● **Try it**: The response must consist of each line in the listing that has the word "pmatrix" in it.

● **Data for the task**:
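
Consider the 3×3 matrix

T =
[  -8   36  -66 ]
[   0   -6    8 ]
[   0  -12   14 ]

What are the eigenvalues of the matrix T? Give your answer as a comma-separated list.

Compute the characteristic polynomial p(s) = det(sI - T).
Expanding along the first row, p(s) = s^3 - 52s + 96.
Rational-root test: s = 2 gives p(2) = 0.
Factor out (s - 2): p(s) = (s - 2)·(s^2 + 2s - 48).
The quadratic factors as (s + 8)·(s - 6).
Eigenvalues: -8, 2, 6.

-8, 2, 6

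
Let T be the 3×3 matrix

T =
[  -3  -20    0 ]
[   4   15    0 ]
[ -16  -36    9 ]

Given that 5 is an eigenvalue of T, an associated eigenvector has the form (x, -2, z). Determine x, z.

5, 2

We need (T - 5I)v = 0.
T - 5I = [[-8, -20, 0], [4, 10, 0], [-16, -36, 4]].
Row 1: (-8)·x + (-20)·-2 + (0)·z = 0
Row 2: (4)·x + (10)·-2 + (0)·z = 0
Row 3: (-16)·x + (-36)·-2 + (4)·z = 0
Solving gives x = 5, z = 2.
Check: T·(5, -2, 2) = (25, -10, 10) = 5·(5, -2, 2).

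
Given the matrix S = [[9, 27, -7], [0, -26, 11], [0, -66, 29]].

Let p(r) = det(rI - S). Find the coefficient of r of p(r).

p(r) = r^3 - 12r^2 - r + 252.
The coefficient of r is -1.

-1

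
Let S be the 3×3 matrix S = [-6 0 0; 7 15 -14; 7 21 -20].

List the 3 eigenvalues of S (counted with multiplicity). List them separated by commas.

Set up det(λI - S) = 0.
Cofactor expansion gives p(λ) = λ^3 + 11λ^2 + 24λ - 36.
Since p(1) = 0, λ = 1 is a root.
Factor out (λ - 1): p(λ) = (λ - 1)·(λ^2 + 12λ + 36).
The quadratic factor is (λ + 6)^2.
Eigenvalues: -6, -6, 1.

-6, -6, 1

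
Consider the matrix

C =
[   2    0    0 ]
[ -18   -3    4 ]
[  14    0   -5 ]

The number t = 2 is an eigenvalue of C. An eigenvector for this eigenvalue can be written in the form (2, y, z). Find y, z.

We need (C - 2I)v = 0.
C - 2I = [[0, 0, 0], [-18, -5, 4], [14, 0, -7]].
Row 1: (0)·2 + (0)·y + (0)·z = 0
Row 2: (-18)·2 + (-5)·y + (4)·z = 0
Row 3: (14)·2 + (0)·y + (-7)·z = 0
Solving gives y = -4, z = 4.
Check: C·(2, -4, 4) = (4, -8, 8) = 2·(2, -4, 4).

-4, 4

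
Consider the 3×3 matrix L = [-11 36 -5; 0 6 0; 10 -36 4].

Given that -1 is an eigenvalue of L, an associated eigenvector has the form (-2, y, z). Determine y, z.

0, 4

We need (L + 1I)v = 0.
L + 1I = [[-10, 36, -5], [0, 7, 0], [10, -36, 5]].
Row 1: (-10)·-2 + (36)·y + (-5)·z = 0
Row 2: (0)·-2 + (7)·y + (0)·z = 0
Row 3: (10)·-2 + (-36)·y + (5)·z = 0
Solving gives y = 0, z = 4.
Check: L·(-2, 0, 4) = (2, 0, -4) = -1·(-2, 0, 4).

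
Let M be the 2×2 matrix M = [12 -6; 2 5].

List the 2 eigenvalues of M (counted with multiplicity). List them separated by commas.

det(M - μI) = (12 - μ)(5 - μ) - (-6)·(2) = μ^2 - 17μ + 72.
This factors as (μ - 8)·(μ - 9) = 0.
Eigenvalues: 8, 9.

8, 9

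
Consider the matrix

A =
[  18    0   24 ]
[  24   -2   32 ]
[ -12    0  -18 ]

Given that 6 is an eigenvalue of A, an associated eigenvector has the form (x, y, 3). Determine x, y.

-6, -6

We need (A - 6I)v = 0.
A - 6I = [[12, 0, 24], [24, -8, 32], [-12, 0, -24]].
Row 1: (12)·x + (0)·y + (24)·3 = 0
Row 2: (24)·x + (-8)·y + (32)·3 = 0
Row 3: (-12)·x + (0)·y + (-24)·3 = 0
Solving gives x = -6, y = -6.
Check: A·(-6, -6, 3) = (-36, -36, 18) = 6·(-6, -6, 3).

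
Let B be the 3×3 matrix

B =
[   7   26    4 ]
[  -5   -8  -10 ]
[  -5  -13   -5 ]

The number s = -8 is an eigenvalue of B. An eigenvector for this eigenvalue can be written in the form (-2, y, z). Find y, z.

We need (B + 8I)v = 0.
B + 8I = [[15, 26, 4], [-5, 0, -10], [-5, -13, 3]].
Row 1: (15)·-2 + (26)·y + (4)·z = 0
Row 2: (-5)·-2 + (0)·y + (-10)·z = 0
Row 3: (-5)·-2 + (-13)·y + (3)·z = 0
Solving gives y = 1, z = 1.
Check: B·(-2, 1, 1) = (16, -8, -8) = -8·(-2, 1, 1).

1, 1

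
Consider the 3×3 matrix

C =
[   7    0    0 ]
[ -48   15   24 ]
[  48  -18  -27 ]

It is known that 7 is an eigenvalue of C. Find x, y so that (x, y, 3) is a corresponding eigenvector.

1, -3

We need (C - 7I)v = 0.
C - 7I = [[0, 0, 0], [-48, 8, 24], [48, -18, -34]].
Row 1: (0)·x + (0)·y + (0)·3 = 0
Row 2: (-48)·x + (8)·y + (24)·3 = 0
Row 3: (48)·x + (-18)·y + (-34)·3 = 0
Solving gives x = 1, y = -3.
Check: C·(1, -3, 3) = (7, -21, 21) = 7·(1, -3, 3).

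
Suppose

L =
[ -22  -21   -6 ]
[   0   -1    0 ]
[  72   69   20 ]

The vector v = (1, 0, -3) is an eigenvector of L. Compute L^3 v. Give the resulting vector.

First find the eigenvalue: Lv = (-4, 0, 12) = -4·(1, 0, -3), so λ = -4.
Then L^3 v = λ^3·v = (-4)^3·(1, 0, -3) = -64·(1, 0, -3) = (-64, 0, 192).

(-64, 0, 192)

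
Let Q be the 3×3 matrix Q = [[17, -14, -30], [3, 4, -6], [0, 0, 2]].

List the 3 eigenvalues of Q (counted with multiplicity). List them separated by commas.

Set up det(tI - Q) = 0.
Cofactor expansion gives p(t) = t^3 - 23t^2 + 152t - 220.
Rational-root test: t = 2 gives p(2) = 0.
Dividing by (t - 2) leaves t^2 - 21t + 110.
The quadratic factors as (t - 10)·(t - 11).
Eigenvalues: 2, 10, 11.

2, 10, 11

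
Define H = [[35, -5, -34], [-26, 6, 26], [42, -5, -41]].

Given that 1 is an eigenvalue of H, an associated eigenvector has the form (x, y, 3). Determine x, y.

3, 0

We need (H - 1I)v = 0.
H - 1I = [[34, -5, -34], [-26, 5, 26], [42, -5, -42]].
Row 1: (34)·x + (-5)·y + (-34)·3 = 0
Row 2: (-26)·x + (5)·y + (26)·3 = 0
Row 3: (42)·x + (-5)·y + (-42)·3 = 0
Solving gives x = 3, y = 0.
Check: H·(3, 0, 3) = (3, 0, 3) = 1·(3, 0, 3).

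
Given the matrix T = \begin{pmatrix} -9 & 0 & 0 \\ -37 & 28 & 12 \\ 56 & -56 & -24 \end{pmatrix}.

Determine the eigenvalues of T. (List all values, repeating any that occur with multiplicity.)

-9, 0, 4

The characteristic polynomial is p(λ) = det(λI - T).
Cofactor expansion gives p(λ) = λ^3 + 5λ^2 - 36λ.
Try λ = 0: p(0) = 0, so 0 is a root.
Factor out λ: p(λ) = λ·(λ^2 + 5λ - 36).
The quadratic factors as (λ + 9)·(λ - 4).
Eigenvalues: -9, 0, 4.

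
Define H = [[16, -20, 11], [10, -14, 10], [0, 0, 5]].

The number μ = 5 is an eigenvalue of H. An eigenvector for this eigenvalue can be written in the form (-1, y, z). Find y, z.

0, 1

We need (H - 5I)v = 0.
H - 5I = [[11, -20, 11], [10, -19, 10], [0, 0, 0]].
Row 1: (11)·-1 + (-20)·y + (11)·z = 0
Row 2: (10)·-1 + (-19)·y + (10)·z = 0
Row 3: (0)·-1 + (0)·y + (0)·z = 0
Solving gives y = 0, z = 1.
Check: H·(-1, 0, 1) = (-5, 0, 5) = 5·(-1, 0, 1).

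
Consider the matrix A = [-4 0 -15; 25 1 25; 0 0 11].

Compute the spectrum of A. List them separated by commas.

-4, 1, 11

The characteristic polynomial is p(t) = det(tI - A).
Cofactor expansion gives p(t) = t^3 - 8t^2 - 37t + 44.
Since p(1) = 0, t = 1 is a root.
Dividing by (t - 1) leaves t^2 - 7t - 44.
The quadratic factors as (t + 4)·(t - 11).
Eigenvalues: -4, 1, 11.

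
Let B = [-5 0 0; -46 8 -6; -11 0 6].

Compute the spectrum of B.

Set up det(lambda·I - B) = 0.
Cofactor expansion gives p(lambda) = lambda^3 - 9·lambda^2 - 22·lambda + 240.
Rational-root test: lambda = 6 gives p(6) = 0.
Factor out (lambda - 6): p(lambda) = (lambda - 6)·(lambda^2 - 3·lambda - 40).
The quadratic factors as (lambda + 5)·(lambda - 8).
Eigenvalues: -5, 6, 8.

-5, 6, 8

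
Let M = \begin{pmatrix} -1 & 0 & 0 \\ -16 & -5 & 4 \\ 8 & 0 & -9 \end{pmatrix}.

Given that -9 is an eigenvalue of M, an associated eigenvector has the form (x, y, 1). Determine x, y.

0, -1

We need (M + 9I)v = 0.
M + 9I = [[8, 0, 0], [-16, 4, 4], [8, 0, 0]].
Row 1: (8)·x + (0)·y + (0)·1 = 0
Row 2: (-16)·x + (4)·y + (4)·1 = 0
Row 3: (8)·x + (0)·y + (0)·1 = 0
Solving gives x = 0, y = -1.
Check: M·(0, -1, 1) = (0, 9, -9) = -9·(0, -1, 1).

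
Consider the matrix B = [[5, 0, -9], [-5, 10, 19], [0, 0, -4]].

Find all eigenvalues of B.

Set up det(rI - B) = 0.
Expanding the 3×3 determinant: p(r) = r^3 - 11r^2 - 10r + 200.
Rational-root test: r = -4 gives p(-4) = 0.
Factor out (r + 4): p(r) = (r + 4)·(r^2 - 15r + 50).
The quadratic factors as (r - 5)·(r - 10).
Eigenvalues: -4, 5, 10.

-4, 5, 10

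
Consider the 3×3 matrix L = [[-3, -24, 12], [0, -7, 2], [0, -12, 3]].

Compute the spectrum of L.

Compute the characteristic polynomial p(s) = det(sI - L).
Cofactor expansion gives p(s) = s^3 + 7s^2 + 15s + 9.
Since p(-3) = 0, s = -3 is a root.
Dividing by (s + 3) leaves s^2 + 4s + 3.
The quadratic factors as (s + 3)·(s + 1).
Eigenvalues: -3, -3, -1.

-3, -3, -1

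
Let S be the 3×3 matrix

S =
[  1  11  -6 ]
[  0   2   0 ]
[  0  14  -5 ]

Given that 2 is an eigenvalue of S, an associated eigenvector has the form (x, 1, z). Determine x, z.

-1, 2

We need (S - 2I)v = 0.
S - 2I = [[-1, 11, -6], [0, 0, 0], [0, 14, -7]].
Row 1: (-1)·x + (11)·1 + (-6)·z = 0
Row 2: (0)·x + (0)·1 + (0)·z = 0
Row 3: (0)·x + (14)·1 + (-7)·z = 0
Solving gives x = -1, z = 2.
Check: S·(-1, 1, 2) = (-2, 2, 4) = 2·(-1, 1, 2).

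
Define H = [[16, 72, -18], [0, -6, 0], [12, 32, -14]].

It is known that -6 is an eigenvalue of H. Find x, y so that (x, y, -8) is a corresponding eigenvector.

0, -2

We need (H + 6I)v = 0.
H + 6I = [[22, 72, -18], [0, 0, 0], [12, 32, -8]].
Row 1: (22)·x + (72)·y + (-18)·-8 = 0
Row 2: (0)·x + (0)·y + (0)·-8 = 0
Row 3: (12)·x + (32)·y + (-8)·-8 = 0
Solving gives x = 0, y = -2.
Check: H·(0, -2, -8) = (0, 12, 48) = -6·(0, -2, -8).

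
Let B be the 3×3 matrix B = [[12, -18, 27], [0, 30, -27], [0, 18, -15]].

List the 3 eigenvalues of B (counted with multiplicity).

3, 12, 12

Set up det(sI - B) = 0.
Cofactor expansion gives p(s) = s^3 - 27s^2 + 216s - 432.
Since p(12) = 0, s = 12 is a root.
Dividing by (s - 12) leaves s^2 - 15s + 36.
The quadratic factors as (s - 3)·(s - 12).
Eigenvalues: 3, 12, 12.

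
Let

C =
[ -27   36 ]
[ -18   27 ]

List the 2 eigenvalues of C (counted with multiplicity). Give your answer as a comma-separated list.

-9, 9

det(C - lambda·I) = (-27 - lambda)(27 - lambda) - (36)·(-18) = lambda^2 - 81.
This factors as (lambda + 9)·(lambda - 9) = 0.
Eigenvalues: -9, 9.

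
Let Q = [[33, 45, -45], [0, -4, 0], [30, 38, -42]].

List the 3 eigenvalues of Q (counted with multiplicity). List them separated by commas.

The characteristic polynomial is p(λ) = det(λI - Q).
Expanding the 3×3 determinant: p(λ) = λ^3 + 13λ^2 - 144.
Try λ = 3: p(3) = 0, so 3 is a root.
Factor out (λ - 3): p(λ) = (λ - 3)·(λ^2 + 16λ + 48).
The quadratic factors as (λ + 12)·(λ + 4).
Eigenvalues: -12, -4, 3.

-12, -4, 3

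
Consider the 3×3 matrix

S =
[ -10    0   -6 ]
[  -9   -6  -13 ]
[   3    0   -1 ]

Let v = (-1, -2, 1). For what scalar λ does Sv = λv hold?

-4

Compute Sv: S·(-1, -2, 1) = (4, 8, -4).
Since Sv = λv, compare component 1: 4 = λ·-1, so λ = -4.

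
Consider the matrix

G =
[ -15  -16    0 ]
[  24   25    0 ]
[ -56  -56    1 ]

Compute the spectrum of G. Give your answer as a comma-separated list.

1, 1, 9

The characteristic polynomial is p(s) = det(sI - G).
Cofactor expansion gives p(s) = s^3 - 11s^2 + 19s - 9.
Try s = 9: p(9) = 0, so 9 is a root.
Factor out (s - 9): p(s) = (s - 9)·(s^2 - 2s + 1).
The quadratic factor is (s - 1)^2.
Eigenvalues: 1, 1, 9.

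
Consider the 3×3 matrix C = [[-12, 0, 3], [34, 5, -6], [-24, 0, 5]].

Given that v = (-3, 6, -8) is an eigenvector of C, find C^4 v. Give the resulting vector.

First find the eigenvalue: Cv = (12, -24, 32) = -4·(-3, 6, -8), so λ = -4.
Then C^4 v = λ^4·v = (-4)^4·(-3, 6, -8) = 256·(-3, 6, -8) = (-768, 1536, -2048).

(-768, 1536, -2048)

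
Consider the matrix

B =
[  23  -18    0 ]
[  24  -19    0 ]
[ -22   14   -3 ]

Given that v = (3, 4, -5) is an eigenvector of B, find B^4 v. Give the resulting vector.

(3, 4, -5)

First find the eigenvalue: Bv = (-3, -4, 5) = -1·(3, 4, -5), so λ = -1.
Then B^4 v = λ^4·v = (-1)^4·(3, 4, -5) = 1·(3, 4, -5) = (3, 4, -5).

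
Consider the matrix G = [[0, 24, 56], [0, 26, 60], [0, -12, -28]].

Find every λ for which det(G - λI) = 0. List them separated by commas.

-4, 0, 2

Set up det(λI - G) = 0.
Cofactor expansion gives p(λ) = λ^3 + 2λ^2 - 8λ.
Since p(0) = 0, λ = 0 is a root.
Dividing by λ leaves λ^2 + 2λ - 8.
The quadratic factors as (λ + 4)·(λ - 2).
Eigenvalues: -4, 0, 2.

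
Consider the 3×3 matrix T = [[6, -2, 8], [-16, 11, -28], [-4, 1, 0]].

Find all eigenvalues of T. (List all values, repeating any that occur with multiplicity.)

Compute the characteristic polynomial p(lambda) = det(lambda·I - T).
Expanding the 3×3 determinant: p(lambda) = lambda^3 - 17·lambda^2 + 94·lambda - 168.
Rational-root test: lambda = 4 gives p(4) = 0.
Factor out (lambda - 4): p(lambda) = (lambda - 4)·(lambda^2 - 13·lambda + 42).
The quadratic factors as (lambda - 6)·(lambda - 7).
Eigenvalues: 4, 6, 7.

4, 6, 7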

● **Result for this task**:
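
Given the matrix T = \begin{pmatrix} -9 & 0 & 0 \\ -37 & 28 & 12 \\ 56 & -56 & -24 \end{pmatrix}.
Let M = \begin{pmatrix} -1 & 0 & 0 \\ -16 & -5 & 4 \\ 8 & 0 & -9 \end{pmatrix}.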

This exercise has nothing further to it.